[EXERCISE DIRECTIONS]
Begin at the line below that contains "Define P(n) = (-1)". Repeat it and all remaining lines of the records exactly.

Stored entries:

+ + + + +

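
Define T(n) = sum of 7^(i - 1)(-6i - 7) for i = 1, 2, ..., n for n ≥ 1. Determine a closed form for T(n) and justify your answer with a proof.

We claim T(n) = -7^n(n + 1) + 1 for all n ≥ 1.
When n = 1: T(1) = -13, and the closed form gives -13. They agree.
Suppose the result is true for n = i, so T(i) = -7^i(i + 1) + 1.
Then T(i+1) = T(i) + (7^i(-6i - 13)) = (-7^i(i + 1) + 1) + (7^i(-6i - 13)).
Simplifying, T(i+1) = -7·7^i·i - 14·7^i + 1 = -7^(i+1)((i+1) + 1) + 1,
which is the closed form with n = i+1.
Hence, by induction on n, the claim holds for every n ≥ 1.

T(n) = -7^n(n + 1) + 1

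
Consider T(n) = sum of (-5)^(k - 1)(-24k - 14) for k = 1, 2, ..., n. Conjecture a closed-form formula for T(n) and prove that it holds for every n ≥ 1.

T(n) = (-5)^n(4n + 3) - 3

We claim T(n) = (-5)^n(4n + 3) - 3 for all n ≥ 1.
When n = 1: T(1) = -38, and the closed form gives -38. They agree.
Inductive step: suppose the statement holds for some k ≥ 1, so T(k) = (-5)^k(4k + 3) - 3.
Then T(k+1) = T(k) + ((-5)^k(-24k - 38)) = ((-5)^k(4k + 3) - 3) + ((-5)^k(-24k - 38)).
Simplifying, T(k+1) = -20(-5)^k·k - 35(-5)^k - 3 = (-5)^(k+1)(4(k+1) + 3) - 3,
which is the closed form with n = k+1.
By induction, the statement is established for all n ≥ 1.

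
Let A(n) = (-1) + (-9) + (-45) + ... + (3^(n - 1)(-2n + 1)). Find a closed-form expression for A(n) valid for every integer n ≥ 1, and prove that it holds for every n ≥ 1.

A(n) = 3^n(-n + 1) - 1

We claim A(n) = 3^n(-n + 1) - 1 for all n ≥ 1.
For the base case n = 1: A(1) = -1, and the closed form gives -1. They agree.
Inductive step: assume the claim holds for n = p, so A(p) = 3^p(-p + 1) - 1.
Then A(p+1) = A(p) + (3^p(-2p - 1)) = (3^p(-p + 1) - 1) + (3^p(-2p - 1)).
Simplifying, A(p+1) = -3·3^p·p - 1 = 3^(p+1)(-(p+1) + 1) - 1,
which is the closed form with n = p+1.
By the principle of mathematical induction, the result holds for all n ≥ 1.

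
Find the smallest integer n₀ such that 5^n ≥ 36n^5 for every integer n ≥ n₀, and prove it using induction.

n₀ = 10

At n = 9: 1953125 < 2125764, so the inequality fails and n₀ ≥ 10. We prove 5^n ≥ 36n^5 for all n ≥ 10.
Base case (n = 10): 5^n = 9765625 and 36n^5 = 3600000, so 9765625 ≥ 3600000.
Suppose the result is true for n = p, so 5^p ≥ 36p^5.
Then 5^(p + 1) = 5·(5^p) ≥ 5·(36p^5).
Also, for p ≥ 10 we have 5·(36p^5) ≥ 36(p+1)^5, since 5 ≥ (1 + 1/p)^5 for all p ≥ 10.
Combining, 5^(p + 1) ≥ 36(p+1)^5.
This completes the induction.
Hence the smallest such n₀ is 10.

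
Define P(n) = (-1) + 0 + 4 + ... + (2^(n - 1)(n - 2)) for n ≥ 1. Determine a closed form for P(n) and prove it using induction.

P(n) = 2^n(n - 3) + 3

We claim P(n) = 2^n(n - 3) + 3 for all n ≥ 1.
Base case (n = 1): P(1) = -1, and the closed form gives -1. They agree.
For the inductive step, assume it holds for an arbitrary m ≥ 1, so P(m) = 2^m(m - 3) + 3.
Then P(m+1) = P(m) + (2^m(m - 1)) = (2^m(m - 3) + 3) + (2^m(m - 1)).
Simplifying, P(m+1) = 2^(m + 1)m - 2^(m + 2) + 3 = 2^(m+1)((m+1) - 3) + 3,
which is the closed form with n = m+1.
Hence, by induction on n, the claim holds for every n ≥ 1.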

+ + + + +

[WRITTEN ANSWER]
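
Define P(n) = (-1) + 0 + 4 + ... + (2^(n - 1)(n - 2)) for n ≥ 1. Determine a closed form for P(n) and prove it using induction.

P(n) = 2^n(n - 3) + 3

We claim P(n) = 2^n(n - 3) + 3 for all n ≥ 1.
Base case (n = 1): P(1) = -1, and the closed form gives -1. They agree.
For the inductive step, assume it holds for an arbitrary m ≥ 1, so P(m) = 2^m(m - 3) + 3.
Then P(m+1) = P(m) + (2^m(m - 1)) = (2^m(m - 3) + 3) + (2^m(m - 1)).
Simplifying, P(m+1) = 2^(m + 1)m - 2^(m + 2) + 3 = 2^(m+1)((m+1) - 3) + 3,
which is the closed form with n = m+1.
Hence, by induction on n, the claim holds for every n ≥ 1.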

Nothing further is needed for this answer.